■ INPUT FOR THIS TASK ■

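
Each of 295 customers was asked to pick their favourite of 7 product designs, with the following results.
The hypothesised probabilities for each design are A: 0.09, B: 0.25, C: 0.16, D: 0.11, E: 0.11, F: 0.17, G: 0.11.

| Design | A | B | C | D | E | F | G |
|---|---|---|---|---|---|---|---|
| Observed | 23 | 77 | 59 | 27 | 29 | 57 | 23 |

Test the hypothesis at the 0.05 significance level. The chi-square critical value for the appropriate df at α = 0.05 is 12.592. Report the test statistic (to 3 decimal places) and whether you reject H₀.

Expected counts E_i = n·p_i: 295×0.09 = 26.55, 295×0.25 = 73.75, 295×0.16 = 47.2, 295×0.11 = 32.45, 295×0.11 = 32.45, 295×0.17 = 50.15, 295×0.11 = 32.45.
cat         O        E   (O−E)²/E
A          23    26.55     0.4747
B          77    73.75     0.1432
C          59     47.2     2.9500
D          27    32.45     0.9153
E          29    32.45     0.3668
F          57    50.15     0.9356
G          23    32.45     2.7520
Sum = 8.538
df = 6. Since 8.538 < 12.592, we do not reject H₀.

8.538; do not reject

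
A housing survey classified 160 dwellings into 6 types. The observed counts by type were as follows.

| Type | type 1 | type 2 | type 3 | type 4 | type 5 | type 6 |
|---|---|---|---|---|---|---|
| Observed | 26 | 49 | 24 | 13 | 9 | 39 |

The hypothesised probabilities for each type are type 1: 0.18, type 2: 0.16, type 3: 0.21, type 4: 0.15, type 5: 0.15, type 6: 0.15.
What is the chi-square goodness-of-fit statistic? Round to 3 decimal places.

Expected counts E_i = n·p_i: 160×0.18 = 28.8, 160×0.16 = 25.6, 160×0.21 = 33.6, 160×0.15 = 24, 160×0.15 = 24, 160×0.15 = 24.
type 1: (26 − 28.8)²/28.8 = 7.84/28.8 = 0.2722
type 2: (49 − 25.6)²/25.6 = 547.56/25.6 = 21.3891
type 3: (24 − 33.6)²/33.6 = 92.16/33.6 = 2.7429
type 4: (13 − 24)²/24 = 121/24 = 5.0417
type 5: (9 − 24)²/24 = 225/24 = 9.3750
type 6: (39 − 24)²/24 = 225/24 = 9.3750
Sum = 48.196

48.196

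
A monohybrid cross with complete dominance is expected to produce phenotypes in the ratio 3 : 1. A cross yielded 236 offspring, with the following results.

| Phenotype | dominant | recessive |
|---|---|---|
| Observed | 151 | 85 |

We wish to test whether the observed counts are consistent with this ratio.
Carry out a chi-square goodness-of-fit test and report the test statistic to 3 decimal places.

15.277

Ratio total = 4. Expected counts: 236×3/4 = 177, 236×1/4 = 59.
cat            O        E   (O−E)²/E
dominant     151      177     3.8192
recessive     85       59    11.4576
Sum = 15.277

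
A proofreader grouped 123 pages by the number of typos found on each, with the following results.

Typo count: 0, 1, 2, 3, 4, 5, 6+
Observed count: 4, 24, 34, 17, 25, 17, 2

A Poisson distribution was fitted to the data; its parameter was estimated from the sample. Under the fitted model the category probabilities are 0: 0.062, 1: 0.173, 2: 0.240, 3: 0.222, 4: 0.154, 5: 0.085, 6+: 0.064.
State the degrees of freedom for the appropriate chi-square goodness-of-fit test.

There are k = 7 categories and 1 parameter estimated from the data, so df = 7 − 1 − 1 = 5.

5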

■ TASK DIRECTIONS ■
Set each line down exactly, beginning at the one containing "State the degrees" and ending at the last line of the material above.

■ TASK SOLUTION ■
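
State the degrees of freedom for the appropriate chi-square goodness-of-fit test.

There are k = 7 categories and 1 parameter estimated from the data, so df = 7 − 1 − 1 = 5.

5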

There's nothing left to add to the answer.